◆ TASK: Your answer should restate each line of the data below word for word.

[Data excerpts]
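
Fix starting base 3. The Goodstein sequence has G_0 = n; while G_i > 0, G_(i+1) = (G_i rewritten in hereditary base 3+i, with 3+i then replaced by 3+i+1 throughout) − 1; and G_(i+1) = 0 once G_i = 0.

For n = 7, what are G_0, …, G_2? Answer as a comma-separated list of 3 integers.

G_0 = 7. HB_3(7) = 2·3 + 1. Bump = 9. G_1 = 8.
G_1 = 8. HB_4(8) = 2·4. Bump = 10. G_2 = 9.

7, 8, 9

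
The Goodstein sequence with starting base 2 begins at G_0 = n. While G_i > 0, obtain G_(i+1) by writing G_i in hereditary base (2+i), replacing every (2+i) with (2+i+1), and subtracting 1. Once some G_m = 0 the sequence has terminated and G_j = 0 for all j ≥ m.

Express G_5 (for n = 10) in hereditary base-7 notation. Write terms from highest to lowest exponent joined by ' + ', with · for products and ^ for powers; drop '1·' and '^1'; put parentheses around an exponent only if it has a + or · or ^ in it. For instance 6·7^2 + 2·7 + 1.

G_0=10  [base 2] 2^(2 + 1) + 2  →[2↦3]→  3^(3 + 1) + 3 = 84  −1 ⇒ G_1=83
G_1=83  [base 3] 3^(3 + 1) + 2  →[3↦4]→  4^(4 + 1) + 2 = 1026  −1 ⇒ G_2=1025
G_2=1025  [base 4] 4^(4 + 1) + 1  →[4↦5]→  5^(5 + 1) + 1 = 15626  −1 ⇒ G_3=15625
G_3=15625  [base 5] 5^(5 + 1)  →[5↦6]→  6^(6 + 1) = 279936  −1 ⇒ G_4=279935
G_4=279935  [base 6] 5·6^6 + 5·6^5 + 5·6^4 + 5·6^3 + 5·6^2 + 5·6 + 5  →[6↦7]→  5·7^7 + 5·7^5 + 5·7^4 + 5·7^3 + 5·7^2 + 5·7 + 5 = 4215755  −1 ⇒ G_5=4215754
G_5=4215754  [base 7] 5·7^7 + 5·7^5 + 5·7^4 + 5·7^3 + 5·7^2 + 5·7 + 4  →[7↦8]→  5·8^8 + 5·8^5 + 5·8^4 + 5·8^3 + 5·8^2 + 5·8 + 4 = 84073324  −1 ⇒ G_6=84073323

5·7^7 + 5·7^5 + 5·7^4 + 5·7^3 + 5·7^2 + 5·7 + 4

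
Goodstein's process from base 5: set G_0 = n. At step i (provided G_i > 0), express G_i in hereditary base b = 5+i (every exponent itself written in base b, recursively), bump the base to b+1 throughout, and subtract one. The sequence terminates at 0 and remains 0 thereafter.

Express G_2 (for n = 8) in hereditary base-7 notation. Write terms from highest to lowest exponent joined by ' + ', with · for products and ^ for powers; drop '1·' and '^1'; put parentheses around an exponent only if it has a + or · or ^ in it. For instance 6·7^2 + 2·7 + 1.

8 —HB5→ 5 + 3 —bump→ 6 + 3 = 9 —(−1)→ 8
8 —HB6→ 6 + 2 —bump→ 7 + 2 = 9 —(−1)→ 8

7 + 1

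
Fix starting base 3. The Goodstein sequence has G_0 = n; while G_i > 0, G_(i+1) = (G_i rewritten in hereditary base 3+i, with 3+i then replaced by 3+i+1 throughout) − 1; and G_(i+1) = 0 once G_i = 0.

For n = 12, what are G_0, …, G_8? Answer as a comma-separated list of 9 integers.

i=0: 12 = 3^2 + 3 (b=3); 3→4: 4^2 + 4 = 20; 20−1 = 19
i=1: 19 = 4^2 + 3 (b=4); 4→5: 5^2 + 3 = 28; 28−1 = 27
i=2: 27 = 5^2 + 2 (b=5); 5→6: 6^2 + 2 = 38; 38−1 = 37
i=3: 37 = 6^2 + 1 (b=6); 6→7: 7^2 + 1 = 50; 50−1 = 49
i=4: 49 = 7^2 (b=7); 7→8: 8^2 = 64; 64−1 = 63
i=5: 63 = 7·8 + 7 (b=8); 8→9: 7·9 + 7 = 70; 70−1 = 69
i=6: 69 = 7·9 + 6 (b=9); 9→10: 7·10 + 6 = 76; 76−1 = 75
i=7: 75 = 7·10 + 5 (b=10); 10→11: 7·11 + 5 = 82; 82−1 = 81

12, 19, 27, 37, 49, 63, 69, 75, 81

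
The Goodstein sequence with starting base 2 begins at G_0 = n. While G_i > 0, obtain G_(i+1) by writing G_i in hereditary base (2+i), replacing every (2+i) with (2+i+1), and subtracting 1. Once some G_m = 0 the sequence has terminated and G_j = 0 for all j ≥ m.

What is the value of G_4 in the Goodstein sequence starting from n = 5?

5 —HB2→ 2^2 + 1 —bump→ 3^3 + 1 = 28 —(−1)→ 27
27 —HB3→ 3^3 —bump→ 4^4 = 256 —(−1)→ 255
255 —HB4→ 3·4^3 + 3·4^2 + 3·4 + 3 —bump→ 3·5^3 + 3·5^2 + 3·5 + 3 = 468 —(−1)→ 467
467 —HB5→ 3·5^3 + 3·5^2 + 3·5 + 2 —bump→ 3·6^3 + 3·6^2 + 3·6 + 2 = 776 —(−1)→ 775

775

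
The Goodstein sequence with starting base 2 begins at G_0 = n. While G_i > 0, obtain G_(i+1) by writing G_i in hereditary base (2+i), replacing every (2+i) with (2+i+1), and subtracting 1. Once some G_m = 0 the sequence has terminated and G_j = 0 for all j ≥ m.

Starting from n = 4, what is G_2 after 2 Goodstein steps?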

◆ ANSWER SECTION:
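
Fix starting base 3. The Goodstein sequence has G_0 = n; while G_i > 0, G_(i+1) = (G_i rewritten in hereditary base 3+i, with 3+i then replaced by 3+i+1 throughout) − 1; and G_(i+1) = 0 once G_i = 0.

For n = 7, what are G_0, …, G_2? Answer as a comma-separated list of 3 integers.

G_0 = 7. HB_3(7) = 2·3 + 1. Bump = 9. G_1 = 8.
G_1 = 8. HB_4(8) = 2·4. Bump = 10. G_2 = 9.

7, 8, 9

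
The Goodstein sequence with starting base 2 begins at G_0 = n. While G_i > 0, obtain G_(i+1) by writing G_i in hereditary base (2+i), replacing every (2+i) with (2+i+1), and subtracting 1. Once some G_m = 0 the sequence has terminated and G_j = 0 for all j ≥ m.

Express G_5 (for n = 10) in hereditary base-7 notation. Write terms from highest to lowest exponent joined by ' + ', with · for products and ^ for powers; drop '1·' and '^1'; put parentheses around an exponent only if it has a + or · or ^ in it. For instance 6·7^2 + 2·7 + 1.

G_0=10  [base 2] 2^(2 + 1) + 2  →[2↦3]→  3^(3 + 1) + 3 = 84  −1 ⇒ G_1=83
G_1=83  [base 3] 3^(3 + 1) + 2  →[3↦4]→  4^(4 + 1) + 2 = 1026  −1 ⇒ G_2=1025
G_2=1025  [base 4] 4^(4 + 1) + 1  →[4↦5]→  5^(5 + 1) + 1 = 15626  −1 ⇒ G_3=15625
G_3=15625  [base 5] 5^(5 + 1)  →[5↦6]→  6^(6 + 1) = 279936  −1 ⇒ G_4=279935
G_4=279935  [base 6] 5·6^6 + 5·6^5 + 5·6^4 + 5·6^3 + 5·6^2 + 5·6 + 5  →[6↦7]→  5·7^7 + 5·7^5 + 5·7^4 + 5·7^3 + 5·7^2 + 5·7 + 5 = 4215755  −1 ⇒ G_5=4215754
G_5=4215754  [base 7] 5·7^7 + 5·7^5 + 5·7^4 + 5·7^3 + 5·7^2 + 5·7 + 4  →[7↦8]→  5·8^8 + 5·8^5 + 5·8^4 + 5·8^3 + 5·8^2 + 5·8 + 4 = 84073324  −1 ⇒ G_6=84073323

5·7^7 + 5·7^5 + 5·7^4 + 5·7^3 + 5·7^2 + 5·7 + 4

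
Goodstein's process from base 5: set G_0 = n. At step i (provided G_i > 0), express G_i in hereditary base b = 5+i (every exponent itself written in base b, recursively), bump the base to b+1 throughout, and subtract one. The sequence terminates at 0 and remains 0 thereafter.

Express G_2 (for n = 8) in hereditary base-7 notation. Write terms from highest to lowest exponent joined by ' + ', with · for products and ^ for powers; drop '1·' and '^1'; put parentheses around an exponent only if it has a + or · or ^ in it. For instance 6·7^2 + 2·7 + 1.

8 —HB5→ 5 + 3 —bump→ 6 + 3 = 9 —(−1)→ 8
8 —HB6→ 6 + 2 —bump→ 7 + 2 = 9 —(−1)→ 8

7 + 1

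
Fix starting base 3. The Goodstein sequence has G_0 = n; while G_i > 0, G_(i+1) = (G_i rewritten in hereditary base 3+i, with 3+i then replaced by 3+i+1 throughout) − 1; and G_(i+1) = 0 once G_i = 0.

For n = 12, what are G_0, …, G_8? Answer as a comma-separated list of 9 integers.

i=0: 12 = 3^2 + 3 (b=3); 3→4: 4^2 + 4 = 20; 20−1 = 19
i=1: 19 = 4^2 + 3 (b=4); 4→5: 5^2 + 3 = 28; 28−1 = 27
i=2: 27 = 5^2 + 2 (b=5); 5→6: 6^2 + 2 = 38; 38−1 = 37
i=3: 37 = 6^2 + 1 (b=6); 6→7: 7^2 + 1 = 50; 50−1 = 49
i=4: 49 = 7^2 (b=7); 7→8: 8^2 = 64; 64−1 = 63
i=5: 63 = 7·8 + 7 (b=8); 8→9: 7·9 + 7 = 70; 70−1 = 69
i=6: 69 = 7·9 + 6 (b=9); 9→10: 7·10 + 6 = 76; 76−1 = 75
i=7: 75 = 7·10 + 5 (b=10); 10→11: 7·11 + 5 = 82; 82−1 = 81

12, 19, 27, 37, 49, 63, 69, 75, 81

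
The Goodstein sequence with starting base 2 begins at G_0 = n. While G_i > 0, obtain G_(i+1) by writing G_i in hereditary base (2+i), replacing every (2+i) with (2+i+1), and subtracting 1. Once some G_m = 0 the sequence has terminated and G_j = 0 for all j ≥ m.

What is the value of G_4 in the Goodstein sequence starting from n = 5?

5 —HB2→ 2^2 + 1 —bump→ 3^3 + 1 = 28 —(−1)→ 27
27 —HB3→ 3^3 —bump→ 4^4 = 256 —(−1)→ 255
255 —HB4→ 3·4^3 + 3·4^2 + 3·4 + 3 —bump→ 3·5^3 + 3·5^2 + 3·5 + 3 = 468 —(−1)→ 467
467 —HB5→ 3·5^3 + 3·5^2 + 3·5 + 2 —bump→ 3·6^3 + 3·6^2 + 3·6 + 2 = 776 —(−1)→ 775

775

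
The Goodstein sequence with starting base 2 begins at G_0 = n. While G_i > 0, obtain G_(i+1) by writing G_i in hereditary base (2+i), replacing every (2+i) with (2+i+1), and subtracting 1. Once some G_m = 0 the sequence has terminated and G_j = 0 for all j ≥ m.

Starting from n = 4, what is G_2 after 2 Goodstein steps?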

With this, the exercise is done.